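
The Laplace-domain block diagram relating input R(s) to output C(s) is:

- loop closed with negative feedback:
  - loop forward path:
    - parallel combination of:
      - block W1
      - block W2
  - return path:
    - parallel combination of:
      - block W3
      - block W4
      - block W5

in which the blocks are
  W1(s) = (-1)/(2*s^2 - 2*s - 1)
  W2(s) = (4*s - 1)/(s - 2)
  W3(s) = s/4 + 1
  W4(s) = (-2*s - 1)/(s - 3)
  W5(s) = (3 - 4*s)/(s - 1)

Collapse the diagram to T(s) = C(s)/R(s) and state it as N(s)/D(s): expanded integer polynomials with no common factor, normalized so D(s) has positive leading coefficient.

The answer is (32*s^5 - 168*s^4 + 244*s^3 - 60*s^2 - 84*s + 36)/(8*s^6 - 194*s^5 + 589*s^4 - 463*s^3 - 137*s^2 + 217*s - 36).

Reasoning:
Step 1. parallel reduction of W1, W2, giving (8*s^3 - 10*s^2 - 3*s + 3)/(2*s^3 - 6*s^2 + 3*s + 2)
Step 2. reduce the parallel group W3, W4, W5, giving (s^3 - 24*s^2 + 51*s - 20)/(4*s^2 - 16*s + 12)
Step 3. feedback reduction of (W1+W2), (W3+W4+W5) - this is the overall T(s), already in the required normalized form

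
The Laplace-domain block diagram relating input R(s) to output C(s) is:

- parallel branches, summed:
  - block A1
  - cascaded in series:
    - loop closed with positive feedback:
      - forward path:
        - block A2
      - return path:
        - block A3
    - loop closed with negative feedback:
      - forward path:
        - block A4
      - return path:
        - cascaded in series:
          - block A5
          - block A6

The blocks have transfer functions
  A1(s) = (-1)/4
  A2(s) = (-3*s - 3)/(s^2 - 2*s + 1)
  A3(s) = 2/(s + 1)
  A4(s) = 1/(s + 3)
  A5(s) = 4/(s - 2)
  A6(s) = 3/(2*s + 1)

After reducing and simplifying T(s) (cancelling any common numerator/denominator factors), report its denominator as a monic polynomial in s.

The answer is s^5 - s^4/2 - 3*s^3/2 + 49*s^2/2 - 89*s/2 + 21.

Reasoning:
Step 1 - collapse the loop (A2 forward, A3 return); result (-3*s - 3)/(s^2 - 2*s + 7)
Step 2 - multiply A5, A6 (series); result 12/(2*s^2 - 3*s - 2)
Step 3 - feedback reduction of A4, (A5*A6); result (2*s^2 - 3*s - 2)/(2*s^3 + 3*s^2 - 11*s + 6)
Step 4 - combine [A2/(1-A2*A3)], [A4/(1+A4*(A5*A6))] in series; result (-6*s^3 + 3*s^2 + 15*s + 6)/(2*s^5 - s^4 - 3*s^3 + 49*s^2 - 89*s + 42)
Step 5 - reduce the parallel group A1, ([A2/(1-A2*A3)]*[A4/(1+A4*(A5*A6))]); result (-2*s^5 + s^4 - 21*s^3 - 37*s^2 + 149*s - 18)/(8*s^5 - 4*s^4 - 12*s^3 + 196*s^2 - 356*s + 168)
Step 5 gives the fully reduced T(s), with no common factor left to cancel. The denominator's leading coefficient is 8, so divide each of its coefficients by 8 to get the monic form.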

=====

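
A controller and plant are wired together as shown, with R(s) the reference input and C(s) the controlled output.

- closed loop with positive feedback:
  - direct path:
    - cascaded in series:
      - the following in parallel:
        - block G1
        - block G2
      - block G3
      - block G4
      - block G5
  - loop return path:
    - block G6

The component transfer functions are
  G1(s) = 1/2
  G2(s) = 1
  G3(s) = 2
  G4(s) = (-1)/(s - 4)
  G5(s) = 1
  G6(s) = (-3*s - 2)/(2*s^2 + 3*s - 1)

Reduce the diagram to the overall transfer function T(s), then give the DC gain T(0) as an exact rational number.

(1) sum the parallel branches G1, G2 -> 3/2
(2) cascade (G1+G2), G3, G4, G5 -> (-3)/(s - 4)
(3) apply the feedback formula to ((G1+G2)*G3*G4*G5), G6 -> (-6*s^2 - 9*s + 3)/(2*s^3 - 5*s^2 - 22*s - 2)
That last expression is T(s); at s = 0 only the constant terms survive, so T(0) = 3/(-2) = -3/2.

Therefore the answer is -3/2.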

=====

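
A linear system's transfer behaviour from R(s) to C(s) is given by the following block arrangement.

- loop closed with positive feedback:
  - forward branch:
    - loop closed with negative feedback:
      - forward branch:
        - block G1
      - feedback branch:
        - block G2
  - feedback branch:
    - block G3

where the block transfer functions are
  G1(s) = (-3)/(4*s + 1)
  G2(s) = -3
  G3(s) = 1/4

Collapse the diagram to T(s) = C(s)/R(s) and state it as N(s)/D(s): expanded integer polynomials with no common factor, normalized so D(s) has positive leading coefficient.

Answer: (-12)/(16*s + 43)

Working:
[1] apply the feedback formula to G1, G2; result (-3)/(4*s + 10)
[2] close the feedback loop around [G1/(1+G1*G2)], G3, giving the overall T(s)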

=====

◆ What to work on ◆
For each line in the records that contains the word "path", make a copy.

◆ Exercise result ◆
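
  - loop forward path:
  - return path:
      - forward path:
      - return path:
      - forward path:
      - return path:
  - direct path:
  - loop return path: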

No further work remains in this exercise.